[Your task]
The records are to be restated in their entirety, word for word.

[Source data]
========

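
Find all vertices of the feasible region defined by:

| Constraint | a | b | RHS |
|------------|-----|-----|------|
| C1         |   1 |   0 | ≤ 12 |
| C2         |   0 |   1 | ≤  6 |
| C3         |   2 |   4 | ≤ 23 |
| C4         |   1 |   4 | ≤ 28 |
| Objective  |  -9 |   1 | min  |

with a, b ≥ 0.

(0, 0), (11.5, 0), (0, 5.75)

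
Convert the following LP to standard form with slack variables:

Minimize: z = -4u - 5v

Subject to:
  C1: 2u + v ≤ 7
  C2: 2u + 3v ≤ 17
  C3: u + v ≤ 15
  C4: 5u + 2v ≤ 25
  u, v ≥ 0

min z = -4u - 5v

s.t.
  2u + v + s1 = 7
  2u + 3v + s2 = 17
  u + v + s3 = 15
  5u + 2v + s4 = 25
  u, v, s1, s2, s3, s4 ≥ 0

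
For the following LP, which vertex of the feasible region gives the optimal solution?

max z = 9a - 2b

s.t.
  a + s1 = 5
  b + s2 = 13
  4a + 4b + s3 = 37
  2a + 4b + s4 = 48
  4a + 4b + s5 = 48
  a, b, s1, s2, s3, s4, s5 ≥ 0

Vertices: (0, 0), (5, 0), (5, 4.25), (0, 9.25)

Evaluate the objective at each vertex of the feasible region:
  z(0, 0) = 0
  z(5, 0) = 45  ←
  z(5, 4.25) = 36.5
  z(0, 9.25) = -18.5
The maximum is at a = 5, b = 0.

(5, 0)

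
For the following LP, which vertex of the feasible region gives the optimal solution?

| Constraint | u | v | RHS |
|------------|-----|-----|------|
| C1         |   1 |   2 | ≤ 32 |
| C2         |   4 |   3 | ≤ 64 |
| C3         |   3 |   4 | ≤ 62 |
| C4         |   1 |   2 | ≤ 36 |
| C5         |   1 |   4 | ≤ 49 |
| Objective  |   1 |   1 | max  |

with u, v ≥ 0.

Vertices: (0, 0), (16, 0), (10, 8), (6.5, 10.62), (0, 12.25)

Evaluate the objective at each vertex of the feasible region:
  z(0, 0) = 0
  z(16, 0) = 16
  z(10, 8) = 18  ←
  z(6.5, 10.62) = 17.12
  z(0, 12.25) = 12.25
The maximum is at u = 10, v = 8.

(10, 8)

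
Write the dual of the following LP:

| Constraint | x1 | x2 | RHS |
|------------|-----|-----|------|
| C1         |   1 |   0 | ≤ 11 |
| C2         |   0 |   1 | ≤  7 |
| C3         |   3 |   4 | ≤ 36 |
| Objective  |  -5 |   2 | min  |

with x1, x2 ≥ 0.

Primal min cᵀx s.t. Ax ≤ b, x ≥ 0  →  Dual max −bᵀy s.t. Aᵀy ≥ −c, y ≥ 0.

Maximize: z = -11y1 - 7y2 - 36y3

Subject to:
  y1 + 3y3 ≥ 5
  y2 + 4y3 ≥ -2
  y1, y2, y3 ≥ 0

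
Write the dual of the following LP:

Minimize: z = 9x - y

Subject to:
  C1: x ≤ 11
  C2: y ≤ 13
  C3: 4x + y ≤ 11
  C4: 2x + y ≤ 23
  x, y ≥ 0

Primal min cᵀx s.t. Ax ≤ b, x ≥ 0  →  Dual max −bᵀy s.t. Aᵀy ≥ −c, y ≥ 0.

Maximize: z = -11y1 - 13y2 - 11y3 - 23y4

Subject to:
  y1 + 4y3 + 2y4 ≥ -9
  y2 + y3 + y4 ≥ 1
  y1, y2, y3, y4 ≥ 0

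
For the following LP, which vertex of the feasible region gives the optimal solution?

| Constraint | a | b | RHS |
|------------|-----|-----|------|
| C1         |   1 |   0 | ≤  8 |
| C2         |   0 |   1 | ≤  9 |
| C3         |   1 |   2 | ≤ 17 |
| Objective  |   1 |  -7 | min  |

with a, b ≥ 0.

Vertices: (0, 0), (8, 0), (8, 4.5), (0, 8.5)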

========

[Task response]
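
Find all vertices of the feasible region defined by:

| Constraint | a | b | RHS |
|------------|-----|-----|------|
| C1         |   1 |   0 | ≤ 12 |
| C2         |   0 |   1 | ≤  6 |
| C3         |   2 |   4 | ≤ 23 |
| C4         |   1 |   4 | ≤ 28 |
| Objective  |  -9 |   1 | min  |

with a, b ≥ 0.

(0, 0), (11.5, 0), (0, 5.75)

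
Convert the following LP to standard form with slack variables:

Minimize: z = -4u - 5v

Subject to:
  C1: 2u + v ≤ 7
  C2: 2u + 3v ≤ 17
  C3: u + v ≤ 15
  C4: 5u + 2v ≤ 25
  u, v ≥ 0

min z = -4u - 5v

s.t.
  2u + v + s1 = 7
  2u + 3v + s2 = 17
  u + v + s3 = 15
  5u + 2v + s4 = 25
  u, v, s1, s2, s3, s4 ≥ 0

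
For the following LP, which vertex of the feasible region gives the optimal solution?

max z = 9a - 2b

s.t.
  a + s1 = 5
  b + s2 = 13
  4a + 4b + s3 = 37
  2a + 4b + s4 = 48
  4a + 4b + s5 = 48
  a, b, s1, s2, s3, s4, s5 ≥ 0

Vertices: (0, 0), (5, 0), (5, 4.25), (0, 9.25)

Evaluate the objective at each vertex of the feasible region:
  z(0, 0) = 0
  z(5, 0) = 45  ←
  z(5, 4.25) = 36.5
  z(0, 9.25) = -18.5
The maximum is at a = 5, b = 0.

(5, 0)

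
For the following LP, which vertex of the feasible region gives the optimal solution?

| Constraint | u | v | RHS |
|------------|-----|-----|------|
| C1         |   1 |   2 | ≤ 32 |
| C2         |   4 |   3 | ≤ 64 |
| C3         |   3 |   4 | ≤ 62 |
| C4         |   1 |   2 | ≤ 36 |
| C5         |   1 |   4 | ≤ 49 |
| Objective  |   1 |   1 | max  |

with u, v ≥ 0.

Vertices: (0, 0), (16, 0), (10, 8), (6.5, 10.62), (0, 12.25)

Evaluate the objective at each vertex of the feasible region:
  z(0, 0) = 0
  z(16, 0) = 16
  z(10, 8) = 18  ←
  z(6.5, 10.62) = 17.12
  z(0, 12.25) = 12.25
The maximum is at u = 10, v = 8.

(10, 8)

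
Write the dual of the following LP:

| Constraint | x1 | x2 | RHS |
|------------|-----|-----|------|
| C1         |   1 |   0 | ≤ 11 |
| C2         |   0 |   1 | ≤  7 |
| C3         |   3 |   4 | ≤ 36 |
| Objective  |  -5 |   2 | min  |

with x1, x2 ≥ 0.

Primal min cᵀx s.t. Ax ≤ b, x ≥ 0  →  Dual max −bᵀy s.t. Aᵀy ≥ −c, y ≥ 0.

Maximize: z = -11y1 - 7y2 - 36y3

Subject to:
  y1 + 3y3 ≥ 5
  y2 + 4y3 ≥ -2
  y1, y2, y3 ≥ 0

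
Write the dual of the following LP:

Minimize: z = 9x - y

Subject to:
  C1: x ≤ 11
  C2: y ≤ 13
  C3: 4x + y ≤ 11
  C4: 2x + y ≤ 23
  x, y ≥ 0

Primal min cᵀx s.t. Ax ≤ b, x ≥ 0  →  Dual max −bᵀy s.t. Aᵀy ≥ −c, y ≥ 0.

Maximize: z = -11y1 - 13y2 - 11y3 - 23y4

Subject to:
  y1 + 4y3 + 2y4 ≥ -9
  y2 + y3 + y4 ≥ 1
  y1, y2, y3, y4 ≥ 0

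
For the following LP, which vertex of the feasible region gives the optimal solution?

| Constraint | a | b | RHS |
|------------|-----|-----|------|
| C1         |   1 |   0 | ≤  8 |
| C2         |   0 |   1 | ≤  9 |
| C3         |   1 |   2 | ≤ 17 |
| Objective  |   1 |  -7 | min  |

with a, b ≥ 0.

Vertices: (0, 0), (8, 0), (8, 4.5), (0, 8.5)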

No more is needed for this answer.